* [Problem requirements]
From the records that follow, copy every line in which "Define" appears.

Dataset excerpts
▬▬▬

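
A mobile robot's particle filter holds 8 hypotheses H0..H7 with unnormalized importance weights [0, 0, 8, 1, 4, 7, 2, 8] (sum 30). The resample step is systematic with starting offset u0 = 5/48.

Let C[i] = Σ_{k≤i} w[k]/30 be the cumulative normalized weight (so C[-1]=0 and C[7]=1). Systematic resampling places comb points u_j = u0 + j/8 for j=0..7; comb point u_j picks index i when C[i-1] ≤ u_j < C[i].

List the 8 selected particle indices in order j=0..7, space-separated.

2 2 4 5 5 6 7 7

C = [0, 0, 4/15, 3/10, 13/30, 2/3, 11/15, 1]
j=0: u_0=5/48 ∈ [0, 4/15) → index 2
j=1: u_1=11/48 ∈ [0, 4/15) → index 2
j=2: u_2=17/48 ∈ [3/10, 13/30) → index 4
j=3: u_3=23/48 ∈ [13/30, 2/3) → index 5
j=4: u_4=29/48 ∈ [13/30, 2/3) → index 5
j=5: u_5=35/48 ∈ [2/3, 11/15) → index 6
j=6: u_6=41/48 ∈ [11/15, 1) → index 7
j=7: u_7=47/48 ∈ [11/15, 1) → index 7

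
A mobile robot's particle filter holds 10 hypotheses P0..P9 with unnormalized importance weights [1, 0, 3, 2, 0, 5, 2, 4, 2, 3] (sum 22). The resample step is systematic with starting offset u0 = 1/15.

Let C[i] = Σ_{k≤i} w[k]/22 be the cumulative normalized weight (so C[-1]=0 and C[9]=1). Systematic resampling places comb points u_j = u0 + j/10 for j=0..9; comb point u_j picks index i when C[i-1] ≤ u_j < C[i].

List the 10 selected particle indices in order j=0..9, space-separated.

2 2 3 5 5 6 7 7 9 9

C = [1/22, 1/22, 2/11, 3/11, 3/11, 1/2, 13/22, 17/22, 19/22, 1]
j=0: u_0=1/15 ∈ [1/22, 2/11) → index 2
j=1: u_1=1/6 ∈ [1/22, 2/11) → index 2
j=2: u_2=4/15 ∈ [2/11, 3/11) → index 3
j=3: u_3=11/30 ∈ [3/11, 1/2) → index 5
j=4: u_4=7/15 ∈ [3/11, 1/2) → index 5
j=5: u_5=17/30 ∈ [1/2, 13/22) → index 6
j=6: u_6=2/3 ∈ [13/22, 17/22) → index 7
j=7: u_7=23/30 ∈ [13/22, 17/22) → index 7
j=8: u_8=13/15 ∈ [19/22, 1) → index 9
j=9: u_9=29/30 ∈ [19/22, 1) → index 9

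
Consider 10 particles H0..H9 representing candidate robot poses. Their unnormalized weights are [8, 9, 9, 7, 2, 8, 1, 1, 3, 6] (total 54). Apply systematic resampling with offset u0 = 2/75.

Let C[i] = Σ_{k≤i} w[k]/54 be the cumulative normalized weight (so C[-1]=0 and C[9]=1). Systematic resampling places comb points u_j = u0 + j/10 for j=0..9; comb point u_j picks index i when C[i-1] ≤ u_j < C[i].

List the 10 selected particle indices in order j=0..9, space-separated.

0 0 1 2 2 3 4 5 7 9

C = [4/27, 17/54, 13/27, 11/18, 35/54, 43/54, 22/27, 5/6, 8/9, 1]
j=0: u_0=2/75 ∈ [0, 4/27) → index 0
j=1: u_1=19/150 ∈ [0, 4/27) → index 0
j=2: u_2=17/75 ∈ [4/27, 17/54) → index 1
j=3: u_3=49/150 ∈ [17/54, 13/27) → index 2
j=4: u_4=32/75 ∈ [17/54, 13/27) → index 2
j=5: u_5=79/150 ∈ [13/27, 11/18) → index 3
j=6: u_6=47/75 ∈ [11/18, 35/54) → index 4
j=7: u_7=109/150 ∈ [35/54, 43/54) → index 5
j=8: u_8=62/75 ∈ [22/27, 5/6) → index 7
j=9: u_9=139/150 ∈ [8/9, 1) → index 9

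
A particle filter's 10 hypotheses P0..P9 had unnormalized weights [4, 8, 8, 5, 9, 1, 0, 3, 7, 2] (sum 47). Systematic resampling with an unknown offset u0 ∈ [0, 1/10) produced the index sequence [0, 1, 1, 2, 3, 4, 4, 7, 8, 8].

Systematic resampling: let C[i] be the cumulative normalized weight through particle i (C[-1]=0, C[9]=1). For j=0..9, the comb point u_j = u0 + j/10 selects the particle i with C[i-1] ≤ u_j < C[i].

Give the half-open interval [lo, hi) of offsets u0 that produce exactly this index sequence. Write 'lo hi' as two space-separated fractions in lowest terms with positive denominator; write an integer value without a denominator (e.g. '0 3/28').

21/470 13/235

C = [4/47, 12/47, 20/47, 25/47, 34/47, 35/47, 35/47, 38/47, 45/47, 1]
j=0 picked index 0: u0 ∈ [0, 4/47)
j=1 picked index 1: u0 ∈ [-7/470, 73/470)
j=2 picked index 1: u0 ∈ [-27/235, 13/235)
j=3 picked index 2: u0 ∈ [-21/470, 59/470)
j=4 picked index 3: u0 ∈ [6/235, 31/235)
j=5 picked index 4: u0 ∈ [3/94, 21/94)
j=6 picked index 4: u0 ∈ [-16/235, 29/235)
j=7 picked index 7: u0 ∈ [21/470, 51/470)
j=8 picked index 8: u0 ∈ [2/235, 37/235)
j=9 picked index 8: u0 ∈ [-43/470, 27/470)
intersection: [21/470, 13/235)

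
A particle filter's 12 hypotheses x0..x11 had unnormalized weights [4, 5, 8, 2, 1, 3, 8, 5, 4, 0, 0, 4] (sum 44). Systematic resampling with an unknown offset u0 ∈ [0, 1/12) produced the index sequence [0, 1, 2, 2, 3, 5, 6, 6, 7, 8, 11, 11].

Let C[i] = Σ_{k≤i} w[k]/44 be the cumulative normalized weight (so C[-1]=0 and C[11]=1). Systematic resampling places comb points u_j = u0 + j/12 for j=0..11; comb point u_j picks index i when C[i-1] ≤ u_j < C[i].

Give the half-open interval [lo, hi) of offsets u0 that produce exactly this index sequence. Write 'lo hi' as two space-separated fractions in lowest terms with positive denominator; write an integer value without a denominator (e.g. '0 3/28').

5/66 1/12

C = [1/11, 9/44, 17/44, 19/44, 5/11, 23/44, 31/44, 9/11, 10/11, 10/11, 10/11, 1]
j=0 picked index 0: u0 ∈ [0, 1/11)
j=1 picked index 1: u0 ∈ [1/132, 4/33)
j=2 picked index 2: u0 ∈ [5/132, 29/132)
j=3 picked index 2: u0 ∈ [-1/22, 3/22)
j=4 picked index 3: u0 ∈ [7/132, 13/132)
j=5 picked index 5: u0 ∈ [5/132, 7/66)
j=6 picked index 6: u0 ∈ [1/44, 9/44)
j=7 picked index 6: u0 ∈ [-2/33, 4/33)
j=8 picked index 7: u0 ∈ [5/132, 5/33)
j=9 picked index 8: u0 ∈ [3/44, 7/44)
j=10 picked index 11: u0 ∈ [5/66, 1/6)
j=11 picked index 11: u0 ∈ [-1/132, 1/12)
intersection: [5/66, 1/12)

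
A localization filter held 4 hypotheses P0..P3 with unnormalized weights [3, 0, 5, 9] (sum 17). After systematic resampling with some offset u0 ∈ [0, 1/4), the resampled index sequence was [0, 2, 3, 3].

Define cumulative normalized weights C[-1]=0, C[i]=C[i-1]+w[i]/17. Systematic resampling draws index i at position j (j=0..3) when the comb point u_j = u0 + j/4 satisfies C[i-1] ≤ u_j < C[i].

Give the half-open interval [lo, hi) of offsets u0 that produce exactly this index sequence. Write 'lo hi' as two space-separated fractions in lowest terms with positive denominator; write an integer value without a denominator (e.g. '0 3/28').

0 3/17

C = [3/17, 3/17, 8/17, 1]
j=0 picked index 0: u0 ∈ [0, 3/17)
j=1 picked index 2: u0 ∈ [-5/68, 15/68)
j=2 picked index 3: u0 ∈ [-1/34, 1/2)
j=3 picked index 3: u0 ∈ [-19/68, 1/4)
intersection: [0, 3/17)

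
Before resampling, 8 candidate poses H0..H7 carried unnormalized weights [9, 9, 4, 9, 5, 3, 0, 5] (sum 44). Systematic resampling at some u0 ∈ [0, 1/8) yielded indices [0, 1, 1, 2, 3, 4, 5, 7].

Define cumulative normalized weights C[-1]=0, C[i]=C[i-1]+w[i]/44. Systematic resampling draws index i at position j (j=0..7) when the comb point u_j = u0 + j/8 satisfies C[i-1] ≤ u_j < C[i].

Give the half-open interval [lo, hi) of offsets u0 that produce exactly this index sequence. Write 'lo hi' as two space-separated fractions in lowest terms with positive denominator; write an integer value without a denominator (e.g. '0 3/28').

C = [9/44, 9/22, 1/2, 31/44, 9/11, 39/44, 39/44, 1]
j=0 picked index 0: u0 ∈ [0, 9/44)
j=1 picked index 1: u0 ∈ [7/88, 25/88)
j=2 picked index 1: u0 ∈ [-1/22, 7/44)
j=3 picked index 2: u0 ∈ [3/88, 1/8)
j=4 picked index 3: u0 ∈ [0, 9/44)
j=5 picked index 4: u0 ∈ [7/88, 17/88)
j=6 picked index 5: u0 ∈ [3/44, 3/22)
j=7 picked index 7: u0 ∈ [1/88, 1/8)
intersection: [7/88, 1/8)

7/88 1/8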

▬▬▬

* [Written response]
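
Define cumulative normalized weights C[-1]=0, C[i]=C[i-1]+w[i]/17. Systematic resampling draws index i at position j (j=0..3) when the comb point u_j = u0 + j/4 satisfies C[i-1] ≤ u_j < C[i].
Define cumulative normalized weights C[-1]=0, C[i]=C[i-1]+w[i]/44. Systematic resampling draws index i at position j (j=0..7) when the comb point u_j = u0 + j/8 satisfies C[i-1] ≤ u_j < C[i].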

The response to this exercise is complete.